- **Your objective**
Reproduce the data that follows precisely.

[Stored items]
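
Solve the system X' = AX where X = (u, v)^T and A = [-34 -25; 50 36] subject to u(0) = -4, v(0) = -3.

Coefficient matrix A = [[-34, -25], [50, 36]].
Characteristic polynomial det(A - λI) = λ^2 - 2λ + 26 = 0.
Eigenvalues λ = 1 ± 5i (complex conjugate pair).
For λ=1+5i: an eigenvector is (2,-3) - i(1,-1) = (2 - i, -3 + i).
A real fundamental pair from Re and Im of e^((1+5i)t)v: X_1 = e^(t)(cos(5t)·(2,-3) + sin(5t)·(1,-1)), X_2 = e^(t)(sin(5t)·(2,-3) - cos(5t)·(1,-1)).
General solution: C_1X_1 + C_2X_2.
Applying u(0)=-4, v(0)=-3 gives C_1=7, C_2=18.

u(t) = 43e^(t)sin(5t) - 4e^(t)cos(5t), v(t) = -61e^(t)sin(5t) - 3e^(t)cos(5t)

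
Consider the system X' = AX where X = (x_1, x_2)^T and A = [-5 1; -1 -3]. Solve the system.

Coefficient matrix A = [[-5, 1], [-1, -3]].
Characteristic polynomial det(A - λI) = λ^2 + 8λ + 16 = 0.
Single eigenvalue λ = -4 with algebraic multiplicity 2.
Eigenvector v = (1,1); generalized eigenvector w with (A-λI)w=v is (-1,0).
General solution: e^(-4t)[C_1·v + C_2·(t·v + w)].

x_1(t) = C_1e^(-4t) + C_2te^(-4t) - C_2e^(-4t), x_2(t) = C_1e^(-4t) + C_2te^(-4t)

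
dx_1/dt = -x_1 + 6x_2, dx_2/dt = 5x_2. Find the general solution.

Coefficient matrix A = [[-1, 6], [0, 5]].
Characteristic polynomial det(A - λI) = λ^2 - 4λ - 5 = 0.
Eigenvalues λ = 5, -1.
For λ=5: (A-λI) row 1 is [-6, 6], so an eigenvector is (1, 1).
For λ=-1: (A-λI) row 1 is [0, 6], so an eigenvector is (-1, 0).
General solution: c_1e^(5t)(1,1) + c_2e^(-t)(-1,0).

x_1(t) = c_1e^(5t) - c_2e^(-t), x_2(t) = c_1e^(5t)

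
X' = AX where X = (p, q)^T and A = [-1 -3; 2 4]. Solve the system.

Coefficient matrix A = [[-1, -3], [2, 4]].
Characteristic polynomial det(A - λI) = λ^2 - 3λ + 2 = 0.
Eigenvalues λ = 2, 1.
For λ=2: (A-λI) row 1 is [-3, -3], so an eigenvector is (1, -1).
For λ=1: (A-λI) row 1 is [-2, -3], so an eigenvector is (-3, 2).
General solution: c_1e^(2t)(1,-1) + c_2e^(t)(-3,2).

p(t) = c_1e^(2t) - 3c_2e^(t), q(t) = -c_1e^(2t) + 2c_2e^(t)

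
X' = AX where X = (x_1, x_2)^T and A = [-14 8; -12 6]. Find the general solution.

x_1(t) = -2c_1e^(-2t) - c_2e^(-6t), x_2(t) = -3c_1e^(-2t) - c_2e^(-6t)

Coefficient matrix A = [[-14, 8], [-12, 6]].
Characteristic polynomial det(A - λI) = λ^2 + 8λ + 12 = 0.
Eigenvalues λ = -2, -6.
For λ=-2: (A-λI) row 1 is [-12, 8], so an eigenvector is (-2, -3).
For λ=-6: (A-λI) row 1 is [-8, 8], so an eigenvector is (-1, -1).
General solution: c_1e^(-2t)(-2,-3) + c_2e^(-6t)(-1,-1).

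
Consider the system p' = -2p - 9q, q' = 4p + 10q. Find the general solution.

p(t) = 3c_1e^(4t) + 3c_2te^(4t) - 2c_2e^(4t), q(t) = -2c_1e^(4t) - 2c_2te^(4t) + c_2e^(4t)

Coefficient matrix A = [[-2, -9], [4, 10]].
Characteristic polynomial det(A - λI) = λ^2 - 8λ + 16 = 0.
Single eigenvalue λ = 4 with algebraic multiplicity 2.
Eigenvector v = (3,-2); generalized eigenvector w with (A-λI)w=v is (-2,1).
General solution: e^(4t)[c_1·v + c_2·(t·v + w)].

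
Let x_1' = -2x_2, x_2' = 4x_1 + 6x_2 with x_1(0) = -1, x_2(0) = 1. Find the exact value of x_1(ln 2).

A = [[0,-2],[4,6]]; eigenvalues λ = 4, 2.
Eigenvectors: (-1,2) for λ=4, (1,-1) for λ=2.
From the initial condition, c_1 = 0, c_2 = -1.
x_1(ln 2) = (0)(2^4)(-1) + (-1)(2^2)(1) = -4.

-4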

- **Response to the task**
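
Solve the system X' = AX where X = (u, v)^T and A = [-34 -25; 50 36] subject to u(0) = -4, v(0) = -3.

Coefficient matrix A = [[-34, -25], [50, 36]].
Characteristic polynomial det(A - λI) = λ^2 - 2λ + 26 = 0.
Eigenvalues λ = 1 ± 5i (complex conjugate pair).
For λ=1+5i: an eigenvector is (2,-3) - i(1,-1) = (2 - i, -3 + i).
A real fundamental pair from Re and Im of e^((1+5i)t)v: X_1 = e^(t)(cos(5t)·(2,-3) + sin(5t)·(1,-1)), X_2 = e^(t)(sin(5t)·(2,-3) - cos(5t)·(1,-1)).
General solution: C_1X_1 + C_2X_2.
Applying u(0)=-4, v(0)=-3 gives C_1=7, C_2=18.

u(t) = 43e^(t)sin(5t) - 4e^(t)cos(5t), v(t) = -61e^(t)sin(5t) - 3e^(t)cos(5t)

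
Consider the system X' = AX where X = (x_1, x_2)^T and A = [-5 1; -1 -3]. Solve the system.

Coefficient matrix A = [[-5, 1], [-1, -3]].
Characteristic polynomial det(A - λI) = λ^2 + 8λ + 16 = 0.
Single eigenvalue λ = -4 with algebraic multiplicity 2.
Eigenvector v = (1,1); generalized eigenvector w with (A-λI)w=v is (-1,0).
General solution: e^(-4t)[C_1·v + C_2·(t·v + w)].

x_1(t) = C_1e^(-4t) + C_2te^(-4t) - C_2e^(-4t), x_2(t) = C_1e^(-4t) + C_2te^(-4t)

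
dx_1/dt = -x_1 + 6x_2, dx_2/dt = 5x_2. Find the general solution.

Coefficient matrix A = [[-1, 6], [0, 5]].
Characteristic polynomial det(A - λI) = λ^2 - 4λ - 5 = 0.
Eigenvalues λ = 5, -1.
For λ=5: (A-λI) row 1 is [-6, 6], so an eigenvector is (1, 1).
For λ=-1: (A-λI) row 1 is [0, 6], so an eigenvector is (-1, 0).
General solution: c_1e^(5t)(1,1) + c_2e^(-t)(-1,0).

x_1(t) = c_1e^(5t) - c_2e^(-t), x_2(t) = c_1e^(5t)

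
X' = AX where X = (p, q)^T and A = [-1 -3; 2 4]. Solve the system.

Coefficient matrix A = [[-1, -3], [2, 4]].
Characteristic polynomial det(A - λI) = λ^2 - 3λ + 2 = 0.
Eigenvalues λ = 2, 1.
For λ=2: (A-λI) row 1 is [-3, -3], so an eigenvector is (1, -1).
For λ=1: (A-λI) row 1 is [-2, -3], so an eigenvector is (-3, 2).
General solution: c_1e^(2t)(1,-1) + c_2e^(t)(-3,2).

p(t) = c_1e^(2t) - 3c_2e^(t), q(t) = -c_1e^(2t) + 2c_2e^(t)

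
X' = AX where X = (x_1, x_2)^T and A = [-14 8; -12 6]. Find the general solution.

x_1(t) = -2c_1e^(-2t) - c_2e^(-6t), x_2(t) = -3c_1e^(-2t) - c_2e^(-6t)

Coefficient matrix A = [[-14, 8], [-12, 6]].
Characteristic polynomial det(A - λI) = λ^2 + 8λ + 12 = 0.
Eigenvalues λ = -2, -6.
For λ=-2: (A-λI) row 1 is [-12, 8], so an eigenvector is (-2, -3).
For λ=-6: (A-λI) row 1 is [-8, 8], so an eigenvector is (-1, -1).
General solution: c_1e^(-2t)(-2,-3) + c_2e^(-6t)(-1,-1).

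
Consider the system p' = -2p - 9q, q' = 4p + 10q. Find the general solution.

p(t) = 3c_1e^(4t) + 3c_2te^(4t) - 2c_2e^(4t), q(t) = -2c_1e^(4t) - 2c_2te^(4t) + c_2e^(4t)

Coefficient matrix A = [[-2, -9], [4, 10]].
Characteristic polynomial det(A - λI) = λ^2 - 8λ + 16 = 0.
Single eigenvalue λ = 4 with algebraic multiplicity 2.
Eigenvector v = (3,-2); generalized eigenvector w with (A-λI)w=v is (-2,1).
General solution: e^(4t)[c_1·v + c_2·(t·v + w)].

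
Let x_1' = -2x_2, x_2' = 4x_1 + 6x_2 with x_1(0) = -1, x_2(0) = 1. Find the exact value of x_1(ln 2).

A = [[0,-2],[4,6]]; eigenvalues λ = 4, 2.
Eigenvectors: (-1,2) for λ=4, (1,-1) for λ=2.
From the initial condition, c_1 = 0, c_2 = -1.
x_1(ln 2) = (0)(2^4)(-1) + (-1)(2^2)(1) = -4.

-4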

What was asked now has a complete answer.